[Exercise details]
For each line below that includes the string "indices", show the whole line.

[Material for this exercise]
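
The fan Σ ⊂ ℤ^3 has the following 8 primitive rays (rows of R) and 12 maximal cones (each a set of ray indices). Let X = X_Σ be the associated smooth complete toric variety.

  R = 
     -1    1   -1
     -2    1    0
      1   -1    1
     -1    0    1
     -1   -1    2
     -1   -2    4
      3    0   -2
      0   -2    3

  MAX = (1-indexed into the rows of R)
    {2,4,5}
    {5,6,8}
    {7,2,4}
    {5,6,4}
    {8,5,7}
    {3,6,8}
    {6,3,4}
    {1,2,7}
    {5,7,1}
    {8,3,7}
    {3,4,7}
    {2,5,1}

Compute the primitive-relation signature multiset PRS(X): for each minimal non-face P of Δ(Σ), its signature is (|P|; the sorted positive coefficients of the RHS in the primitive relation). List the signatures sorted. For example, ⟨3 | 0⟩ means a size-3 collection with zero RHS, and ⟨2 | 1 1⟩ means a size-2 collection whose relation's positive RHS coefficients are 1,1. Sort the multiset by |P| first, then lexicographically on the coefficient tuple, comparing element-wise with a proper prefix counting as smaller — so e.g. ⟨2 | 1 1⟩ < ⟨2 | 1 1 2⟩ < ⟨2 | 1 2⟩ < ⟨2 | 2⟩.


12 minimal non-faces of Δ(Σ) (on 8 rays):

  • {1,3}:  v_{1} + v_{3} = 0  so sig = ⟨2 | 0⟩
  • {1,4}:  v_{1} + v_{4} = v_{2}  so sig = ⟨2 | 1⟩
  • {1,8}:  v_{1} + v_{8} = v_{5}  so sig = ⟨2 | 1⟩
  • {2,3}:  v_{2} + v_{3} = v_{4}  so sig = ⟨2 | 1⟩
  • {3,5}:  v_{3} + v_{5} = v_{8}  so sig = ⟨2 | 1⟩
  • {4,8}:  v_{4} + v_{8} = v_{6}  so sig = ⟨2 | 1⟩
  • {1,6}:  v_{1} + v_{6} = v_{4} + v_{5}  so sig = ⟨2 | 1 1⟩
  • {2,8}:  v_{2} + v_{8} = v_{4} + v_{5}  so sig = ⟨2 | 1 1⟩
  • {2,6}:  v_{2} + v_{6} = 2·v_{4} + v_{5}  so sig = ⟨2 | 1 2⟩
  • {6,7}:  v_{6} + v_{7} = 2·v_{3}  so sig = ⟨2 | 2⟩
  • {2,5,7}:  v_{2} + v_{5} + v_{7} = 0  so sig = ⟨3 | 0⟩
  • {4,5,7}:  v_{4} + v_{5} + v_{7} = v_{3}  so sig = ⟨3 | 1⟩

Sorted signature multiset PRS(X):
{ ⟨2 | 0⟩,  ⟨2 | 1⟩ ×5,  ⟨2 | 1 1⟩ ×2,  ⟨2 | 1 2⟩,  ⟨2 | 2⟩,  ⟨3 | 0⟩,  ⟨3 | 1⟩ }


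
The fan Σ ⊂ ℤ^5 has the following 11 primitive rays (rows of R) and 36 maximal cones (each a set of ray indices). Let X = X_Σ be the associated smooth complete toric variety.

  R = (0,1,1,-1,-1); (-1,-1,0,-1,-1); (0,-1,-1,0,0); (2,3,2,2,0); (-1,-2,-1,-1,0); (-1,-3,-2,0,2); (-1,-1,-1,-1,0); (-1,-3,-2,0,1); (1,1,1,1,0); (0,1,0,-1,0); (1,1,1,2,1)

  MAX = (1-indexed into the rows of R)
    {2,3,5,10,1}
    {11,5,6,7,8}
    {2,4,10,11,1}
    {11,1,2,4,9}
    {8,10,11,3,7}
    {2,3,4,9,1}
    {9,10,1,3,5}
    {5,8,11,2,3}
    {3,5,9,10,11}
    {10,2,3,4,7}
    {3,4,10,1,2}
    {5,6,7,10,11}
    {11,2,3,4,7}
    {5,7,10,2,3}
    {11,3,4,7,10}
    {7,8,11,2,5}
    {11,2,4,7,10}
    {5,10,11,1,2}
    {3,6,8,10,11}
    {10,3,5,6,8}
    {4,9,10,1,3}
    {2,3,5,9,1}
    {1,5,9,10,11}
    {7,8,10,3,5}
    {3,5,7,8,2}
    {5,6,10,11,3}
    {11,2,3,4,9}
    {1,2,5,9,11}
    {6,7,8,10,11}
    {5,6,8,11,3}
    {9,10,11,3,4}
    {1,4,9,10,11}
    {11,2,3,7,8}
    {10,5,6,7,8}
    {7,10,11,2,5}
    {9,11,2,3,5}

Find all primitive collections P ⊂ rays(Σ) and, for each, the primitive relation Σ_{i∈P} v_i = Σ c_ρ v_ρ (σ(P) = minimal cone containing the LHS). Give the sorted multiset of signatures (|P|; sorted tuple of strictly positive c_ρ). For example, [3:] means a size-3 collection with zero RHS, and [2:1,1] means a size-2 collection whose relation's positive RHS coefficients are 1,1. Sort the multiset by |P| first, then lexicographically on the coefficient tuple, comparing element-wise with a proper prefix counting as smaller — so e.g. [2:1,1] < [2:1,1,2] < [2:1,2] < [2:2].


Δ(Σ) — 11 vertices, 17 min non-faces:

  P={7,9}:  v_{7} + v_{9} = 0  ⟹  sig = [2:]
  P={1,8}:  v_{1} + v_{8} = v_{5}  ⟹  sig = [2:1]
  P={4,5}:  v_{4} + v_{5} = v_{9}  ⟹  sig = [2:1]
  P={1,7}:  v_{1} + v_{7} = v_{2} + v_{10}  ⟹  sig = [2:1,1]
  P={4,8}:  v_{4} + v_{8} = v_{3} + v_{11}  ⟹  sig = [2:1,1]
  P={8,9}:  v_{8} + v_{9} = v_{3} + v_{5} + v_{11}  ⟹  sig = [2:1,1,1]
  P={4,6}:  v_{4} + v_{6} = v_{3} + v_{5} + v_{10} + 2·v_{11}  ⟹  sig = [2:1,1,1,2]
  P={1,6}:  v_{1} + v_{6} = 2·v_{5} + v_{10} + v_{11}  ⟹  sig = [2:1,1,2]
  P={2,6}:  v_{2} + v_{6} = 2·v_{5} + v_{7} + v_{11}  ⟹  sig = [2:1,1,2]
  P={6,9}:  v_{6} + v_{9} = v_{3} + 2·v_{5} + v_{10} + 2·v_{11}  ⟹  sig = [2:1,1,2,2]
  P={1,3,11}:  v_{1} + v_{3} + v_{11} = v_{9}  ⟹  sig = [3:1]
  P={2,9,10}:  v_{2} + v_{9} + v_{10} = v_{1}  ⟹  sig = [3:1]
  P={2,8,10}:  v_{2} + v_{8} + v_{10} = v_{5} + v_{7}  ⟹  sig = [3:1,1]
  P={3,6,7}:  v_{3} + v_{6} + v_{7} = 2·v_{8} + v_{10}  ⟹  sig = [3:1,2]
  P={2,3,10,11}:  v_{2} + v_{3} + v_{10} + v_{11} = 0  ⟹  sig = [4:]
  P={3,5,7,11}:  v_{3} + v_{5} + v_{7} + v_{11} = v_{8}  ⟹  sig = [4:1]
  P={5,8,10,11}:  v_{5} + v_{8} + v_{10} + v_{11} = v_{6}  ⟹  sig = [4:1]

Signatures (|P|; sorted positive RHS coefficients), sorted:
{ [2:],  [2:1] ×2,  [2:1,1] ×2,  [2:1,1,1],  [2:1,1,1,2],  [2:1,1,2] ×2,  [2:1,1,2,2],  [3:1] ×2,  [3:1,1],  [3:1,2],  [4:],  [4:1] ×2 }


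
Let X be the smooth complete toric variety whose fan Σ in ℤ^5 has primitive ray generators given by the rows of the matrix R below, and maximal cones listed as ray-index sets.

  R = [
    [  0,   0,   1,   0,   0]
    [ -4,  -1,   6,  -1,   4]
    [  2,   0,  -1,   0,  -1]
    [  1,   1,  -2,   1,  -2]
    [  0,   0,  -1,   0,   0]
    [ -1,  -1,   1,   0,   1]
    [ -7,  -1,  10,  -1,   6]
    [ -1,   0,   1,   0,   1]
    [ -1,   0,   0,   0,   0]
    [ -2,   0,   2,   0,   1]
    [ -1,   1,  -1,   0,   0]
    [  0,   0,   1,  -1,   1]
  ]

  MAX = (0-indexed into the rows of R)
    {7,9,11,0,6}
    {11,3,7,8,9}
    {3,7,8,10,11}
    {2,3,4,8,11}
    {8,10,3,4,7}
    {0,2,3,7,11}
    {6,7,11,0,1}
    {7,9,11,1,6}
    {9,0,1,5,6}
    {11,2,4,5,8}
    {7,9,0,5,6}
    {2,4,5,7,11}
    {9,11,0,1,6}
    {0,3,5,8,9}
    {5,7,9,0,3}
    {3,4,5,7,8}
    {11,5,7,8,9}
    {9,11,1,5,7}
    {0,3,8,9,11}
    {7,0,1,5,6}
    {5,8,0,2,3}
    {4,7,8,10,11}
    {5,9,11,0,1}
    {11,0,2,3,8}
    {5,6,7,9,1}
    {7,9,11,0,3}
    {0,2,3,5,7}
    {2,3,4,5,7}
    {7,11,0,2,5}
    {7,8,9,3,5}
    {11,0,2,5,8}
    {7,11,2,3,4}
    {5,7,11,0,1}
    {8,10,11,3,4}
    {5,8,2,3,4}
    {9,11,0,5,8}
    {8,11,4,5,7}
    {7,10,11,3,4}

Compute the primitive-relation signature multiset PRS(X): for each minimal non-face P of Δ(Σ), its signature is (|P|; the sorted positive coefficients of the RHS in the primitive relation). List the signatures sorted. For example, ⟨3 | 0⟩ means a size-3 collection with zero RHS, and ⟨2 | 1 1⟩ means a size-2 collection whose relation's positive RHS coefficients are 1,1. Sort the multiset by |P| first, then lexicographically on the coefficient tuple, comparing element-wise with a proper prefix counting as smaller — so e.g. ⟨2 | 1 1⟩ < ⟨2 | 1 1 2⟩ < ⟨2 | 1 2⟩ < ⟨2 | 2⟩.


24 minimal non-faces of Δ(Σ) (on 12 rays):

  • {0,4}:  v_{0} + v_{4} = 0  ⟹  sig = ⟨2 | 0⟩
  • {2,9}:  v_{2} + v_{9} = v_{0}  ⟹  sig = ⟨2 | 1⟩
  • {4,9}:  v_{4} + v_{9} = v_{7} + v_{8}  ⟹  sig = ⟨2 | 1 1⟩
  • {1,3}:  v_{1} + v_{3} = v_{0} + v_{7} + v_{9}  ⟹  sig = ⟨2 | 1 1 1⟩
  • {2,10}:  v_{2} + v_{10} = v_{3} + v_{4} + v_{11}  ⟹  sig = ⟨2 | 1 1 1⟩
  • {4,6}:  v_{4} + v_{6} = v_{1} + v_{7} + v_{9}  ⟹  sig = ⟨2 | 1 1 1⟩
  • {5,10}:  v_{5} + v_{10} = v_{4} + v_{7} + v_{8}  ⟹  sig = ⟨2 | 1 1 1⟩
  • {0,10}:  v_{0} + v_{10} = v_{3} + v_{7} + v_{8} + v_{11}  ⟹  sig = ⟨2 | 1 1 1 1⟩
  • {1,4}:  v_{1} + v_{4} = v_{5} + v_{7} + v_{9} + v_{11}  ⟹  sig = ⟨2 | 1 1 1 1⟩
  • {1,2}:  v_{1} + v_{2} = 2·v_{0} + v_{5} + v_{7} + v_{11}  ⟹  sig = ⟨2 | 1 1 1 2⟩
  • {1,10}:  v_{1} + v_{10} = 2·v_{7} + v_{8} + v_{9} + v_{11}  ⟹  sig = ⟨2 | 1 1 1 2⟩
  • {1,8}:  v_{1} + v_{8} = v_{5} + 2·v_{9} + v_{11}  ⟹  sig = ⟨2 | 1 1 2⟩
  • {2,6}:  v_{2} + v_{6} = 2·v_{0} + v_{1} + v_{7}  ⟹  sig = ⟨2 | 1 1 2⟩
  • {9,10}:  v_{9} + v_{10} = v_{3} + 2·v_{7} + 2·v_{8} + v_{11}  ⟹  sig = ⟨2 | 1 1 2 2⟩
  • {6,8}:  v_{6} + v_{8} = v_{1} + 2·v_{9}  ⟹  sig = ⟨2 | 1 2⟩
  • {6,10}:  v_{6} + v_{10} = 2·v_{7} + 3·v_{9} + v_{11}  ⟹  sig = ⟨2 | 1 2 3⟩
  • {3,6}:  v_{3} + v_{6} = 2·v_{0} + 2·v_{7} + 2·v_{9}  ⟹  sig = ⟨2 | 2 2 2⟩
  • {2,7,8}:  v_{2} + v_{7} + v_{8} = 0  ⟹  sig = ⟨3 | 0⟩
  • {3,5,11}:  v_{3} + v_{5} + v_{11} = 0  ⟹  sig = ⟨3 | 0⟩
  • {0,7,8}:  v_{0} + v_{7} + v_{8} = v_{9}  ⟹  sig = ⟨3 | 1⟩
  • {5,6,11}:  v_{5} + v_{6} + v_{11} = 2·v_{1}  ⟹  sig = ⟨3 | 2⟩
  • {0,1,7,9}:  v_{0} + v_{1} + v_{7} + v_{9} = v_{6}  ⟹  sig = ⟨4 | 1⟩
  • {0,5,7,9,11}:  v_{0} + v_{5} + v_{7} + v_{9} + v_{11} = v_{1}  ⟹  sig = ⟨5 | 1⟩
  • {3,4,7,8,11}:  v_{3} + v_{4} + v_{7} + v_{8} + v_{11} = v_{10}  ⟹  sig = ⟨5 | 1⟩

Hence PRS(X_Σ) =
    ⟨2 | 0⟩
    ⟨2 | 1⟩
    ⟨2 | 1 1⟩
    ⟨2 | 1 1 1⟩
    ⟨2 | 1 1 1⟩
    ⟨2 | 1 1 1⟩
    ⟨2 | 1 1 1⟩
    ⟨2 | 1 1 1 1⟩
    ⟨2 | 1 1 1 1⟩
    ⟨2 | 1 1 1 2⟩
    ⟨2 | 1 1 1 2⟩
    ⟨2 | 1 1 2⟩
    ⟨2 | 1 1 2⟩
    ⟨2 | 1 1 2 2⟩
    ⟨2 | 1 2⟩
    ⟨2 | 1 2 3⟩
    ⟨2 | 2 2 2⟩
    ⟨3 | 0⟩
    ⟨3 | 0⟩
    ⟨3 | 1⟩
    ⟨3 | 2⟩
    ⟨4 | 1⟩
    ⟨5 | 1⟩
    ⟨5 | 1⟩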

[Exercise result]
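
The fan Σ ⊂ ℤ^3 has the following 8 primitive rays (rows of R) and 12 maximal cones (each a set of ray indices). Let X = X_Σ be the associated smooth complete toric variety.
The fan Σ ⊂ ℤ^5 has the following 11 primitive rays (rows of R) and 36 maximal cones (each a set of ray indices). Let X = X_Σ be the associated smooth complete toric variety.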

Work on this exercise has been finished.